**Problem to solve**.
Take the material below and reproduce, word for word, only the lines from the line with "2. Medial Vowel" through the line with "Underlying form: /zuzigto/".
═════ Record extracts
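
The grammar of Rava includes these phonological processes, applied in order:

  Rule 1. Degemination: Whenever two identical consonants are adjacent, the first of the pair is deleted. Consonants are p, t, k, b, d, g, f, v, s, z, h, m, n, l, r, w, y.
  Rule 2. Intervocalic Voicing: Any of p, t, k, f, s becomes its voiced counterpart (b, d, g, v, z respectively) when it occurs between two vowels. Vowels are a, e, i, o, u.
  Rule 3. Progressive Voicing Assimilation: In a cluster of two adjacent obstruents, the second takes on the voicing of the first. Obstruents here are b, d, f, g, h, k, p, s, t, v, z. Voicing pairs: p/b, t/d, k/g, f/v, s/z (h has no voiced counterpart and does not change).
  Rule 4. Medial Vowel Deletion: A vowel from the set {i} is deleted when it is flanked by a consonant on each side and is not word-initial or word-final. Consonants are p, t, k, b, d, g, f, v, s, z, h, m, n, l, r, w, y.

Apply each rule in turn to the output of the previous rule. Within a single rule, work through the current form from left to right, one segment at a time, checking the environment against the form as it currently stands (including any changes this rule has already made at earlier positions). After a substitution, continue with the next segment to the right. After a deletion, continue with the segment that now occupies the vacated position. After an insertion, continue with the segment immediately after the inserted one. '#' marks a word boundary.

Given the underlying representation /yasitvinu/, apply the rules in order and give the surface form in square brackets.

[yaztfnu]

Rule 1 Degemination: no change — [yasitvinu]
Rule 2 Intervocalic Voicing: [yasitvinu] → [yazitvinu]
Rule 3 Progressive Voicing Assimilation: [yazitvinu] → [yazitfinu]
Rule 4 Medial Vowel Deletion: [yazitfinu] → [yaztfnu]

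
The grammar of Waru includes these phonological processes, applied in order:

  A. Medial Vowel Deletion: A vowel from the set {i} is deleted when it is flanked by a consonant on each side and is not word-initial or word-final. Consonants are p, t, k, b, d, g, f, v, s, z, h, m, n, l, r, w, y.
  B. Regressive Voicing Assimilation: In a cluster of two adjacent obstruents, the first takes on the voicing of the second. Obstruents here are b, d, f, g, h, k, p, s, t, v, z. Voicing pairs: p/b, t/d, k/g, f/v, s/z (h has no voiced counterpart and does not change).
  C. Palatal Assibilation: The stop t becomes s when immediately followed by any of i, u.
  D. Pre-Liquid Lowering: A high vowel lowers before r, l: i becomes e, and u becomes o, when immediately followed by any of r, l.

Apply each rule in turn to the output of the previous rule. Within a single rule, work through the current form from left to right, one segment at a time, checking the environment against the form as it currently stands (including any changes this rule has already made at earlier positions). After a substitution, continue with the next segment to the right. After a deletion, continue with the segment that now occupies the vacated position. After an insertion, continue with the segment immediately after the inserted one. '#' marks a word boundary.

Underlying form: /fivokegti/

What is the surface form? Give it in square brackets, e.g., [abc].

A Medial Vowel Deletion: [fivokegti] → [fvokegti]
B Regressive Voicing Assimilation: [fvokegti] → [vvokekti]
C Palatal Assibilation: [vvokekti] → [vvokeksi]
D Pre-Liquid Lowering: no change — [vvokeksi]

[vvokeksi]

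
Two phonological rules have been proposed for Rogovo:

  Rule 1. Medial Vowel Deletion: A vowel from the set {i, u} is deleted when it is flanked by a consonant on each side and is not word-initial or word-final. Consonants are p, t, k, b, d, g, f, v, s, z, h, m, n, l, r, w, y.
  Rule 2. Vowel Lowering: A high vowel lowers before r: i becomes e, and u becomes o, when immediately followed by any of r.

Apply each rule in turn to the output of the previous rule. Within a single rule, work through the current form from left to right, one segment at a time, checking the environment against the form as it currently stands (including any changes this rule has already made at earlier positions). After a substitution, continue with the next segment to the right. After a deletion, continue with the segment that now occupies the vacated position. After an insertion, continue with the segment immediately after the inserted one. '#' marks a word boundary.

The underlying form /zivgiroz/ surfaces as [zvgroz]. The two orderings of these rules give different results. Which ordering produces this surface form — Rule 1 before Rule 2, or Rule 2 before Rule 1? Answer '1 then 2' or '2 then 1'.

1 then 2

Order 1 then 2:
  1 Medial Vowel Deletion: [zivgiroz] → [zvgroz]
  2 Vowel Lowering: no change — [zvgroz]
  result: [zvgroz]
Order 2 then 1:
  2 Vowel Lowering: [zivgiroz] → [zivgeroz]
  1 Medial Vowel Deletion: [zivgeroz] → [zvgeroz]
  result: [zvgeroz]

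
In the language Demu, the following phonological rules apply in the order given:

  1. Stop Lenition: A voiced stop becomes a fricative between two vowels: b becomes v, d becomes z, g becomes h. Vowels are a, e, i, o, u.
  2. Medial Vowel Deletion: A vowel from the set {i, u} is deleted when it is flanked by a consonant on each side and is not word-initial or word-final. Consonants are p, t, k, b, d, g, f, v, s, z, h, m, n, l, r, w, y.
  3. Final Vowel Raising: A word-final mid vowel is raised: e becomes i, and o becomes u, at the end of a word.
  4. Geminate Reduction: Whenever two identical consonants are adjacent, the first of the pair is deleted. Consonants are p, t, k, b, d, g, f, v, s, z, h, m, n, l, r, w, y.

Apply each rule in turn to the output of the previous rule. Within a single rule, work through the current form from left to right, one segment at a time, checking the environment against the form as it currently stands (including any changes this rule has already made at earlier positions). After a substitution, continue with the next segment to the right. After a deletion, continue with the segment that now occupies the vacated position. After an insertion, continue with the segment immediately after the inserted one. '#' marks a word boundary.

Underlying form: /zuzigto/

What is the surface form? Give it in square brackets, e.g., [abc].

[zgtu]

1 Stop Lenition: no change — [zuzigto]
2 Medial Vowel Deletion: [zuzigto] → [zzgto]
3 Final Vowel Raising: [zzgto] → [zzgtu]
4 Geminate Reduction: [zzgtu] → [zgtu]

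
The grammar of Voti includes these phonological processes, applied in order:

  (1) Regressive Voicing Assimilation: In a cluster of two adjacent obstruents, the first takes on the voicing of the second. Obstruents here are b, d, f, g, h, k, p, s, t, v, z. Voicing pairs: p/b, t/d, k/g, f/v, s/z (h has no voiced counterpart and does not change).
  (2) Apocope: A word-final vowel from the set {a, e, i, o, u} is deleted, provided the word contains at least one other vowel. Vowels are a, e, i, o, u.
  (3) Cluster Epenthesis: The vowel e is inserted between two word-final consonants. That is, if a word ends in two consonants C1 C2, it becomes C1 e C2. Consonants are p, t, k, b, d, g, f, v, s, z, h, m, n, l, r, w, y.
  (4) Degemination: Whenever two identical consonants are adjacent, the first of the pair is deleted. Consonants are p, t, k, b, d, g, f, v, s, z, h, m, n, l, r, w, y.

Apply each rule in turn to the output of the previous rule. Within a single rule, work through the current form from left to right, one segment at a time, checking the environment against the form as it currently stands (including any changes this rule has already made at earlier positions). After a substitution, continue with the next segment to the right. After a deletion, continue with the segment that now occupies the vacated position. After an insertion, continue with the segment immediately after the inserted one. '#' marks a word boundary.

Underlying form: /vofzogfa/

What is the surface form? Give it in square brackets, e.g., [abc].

(1) Regressive Voicing Assimilation: [vofzogfa] → [vovzokfa]
(2) Apocope: [vovzokfa] → [vovzokf]
(3) Cluster Epenthesis: [vovzokf] → [vovzokef]
(4) Degemination: no change — [vovzokef]

[vovzokef]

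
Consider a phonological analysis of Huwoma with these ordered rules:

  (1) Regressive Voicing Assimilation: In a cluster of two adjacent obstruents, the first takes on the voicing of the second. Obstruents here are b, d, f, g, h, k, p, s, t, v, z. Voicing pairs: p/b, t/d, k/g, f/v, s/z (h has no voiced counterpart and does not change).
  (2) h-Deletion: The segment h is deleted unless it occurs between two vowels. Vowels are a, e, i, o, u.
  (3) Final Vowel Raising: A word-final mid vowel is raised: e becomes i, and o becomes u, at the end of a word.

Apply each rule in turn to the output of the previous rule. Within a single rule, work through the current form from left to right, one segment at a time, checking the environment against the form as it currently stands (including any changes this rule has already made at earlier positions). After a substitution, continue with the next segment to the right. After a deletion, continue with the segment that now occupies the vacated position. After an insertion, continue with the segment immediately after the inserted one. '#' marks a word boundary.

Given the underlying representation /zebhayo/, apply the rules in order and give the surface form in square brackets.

[zepayu]

(1) Regressive Voicing Assimilation: [zebhayo] → [zephayo]
(2) h-Deletion: [zephayo] → [zepayo]
(3) Final Vowel Raising: [zepayo] → [zepayu]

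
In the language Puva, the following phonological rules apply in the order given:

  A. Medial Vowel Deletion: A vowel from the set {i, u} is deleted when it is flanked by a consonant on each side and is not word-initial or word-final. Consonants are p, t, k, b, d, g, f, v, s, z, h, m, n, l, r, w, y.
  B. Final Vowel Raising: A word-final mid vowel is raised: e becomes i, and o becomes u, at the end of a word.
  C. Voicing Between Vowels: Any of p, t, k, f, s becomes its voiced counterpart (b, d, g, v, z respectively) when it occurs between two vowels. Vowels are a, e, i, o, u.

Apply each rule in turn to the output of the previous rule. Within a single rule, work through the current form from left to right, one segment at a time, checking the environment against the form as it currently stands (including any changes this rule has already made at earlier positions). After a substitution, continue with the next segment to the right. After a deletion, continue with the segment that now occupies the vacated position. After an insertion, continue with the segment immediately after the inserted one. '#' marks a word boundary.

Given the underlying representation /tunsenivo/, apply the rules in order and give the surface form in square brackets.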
══════════
**Response**.
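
  2. Medial Vowel Deletion: A vowel from the set {i, u} is deleted when it is flanked by a consonant on each side and is not word-initial or word-final. Consonants are p, t, k, b, d, g, f, v, s, z, h, m, n, l, r, w, y.
  3. Final Vowel Raising: A word-final mid vowel is raised: e becomes i, and o becomes u, at the end of a word.
  4. Geminate Reduction: Whenever two identical consonants are adjacent, the first of the pair is deleted. Consonants are p, t, k, b, d, g, f, v, s, z, h, m, n, l, r, w, y.

Apply each rule in turn to the output of the previous rule. Within a single rule, work through the current form from left to right, one segment at a time, checking the environment against the form as it currently stands (including any changes this rule has already made at earlier positions). After a substitution, continue with the next segment to the right. After a deletion, continue with the segment that now occupies the vacated position. After an insertion, continue with the segment immediately after the inserted one. '#' marks a word boundary.

Underlying form: /zuzigto/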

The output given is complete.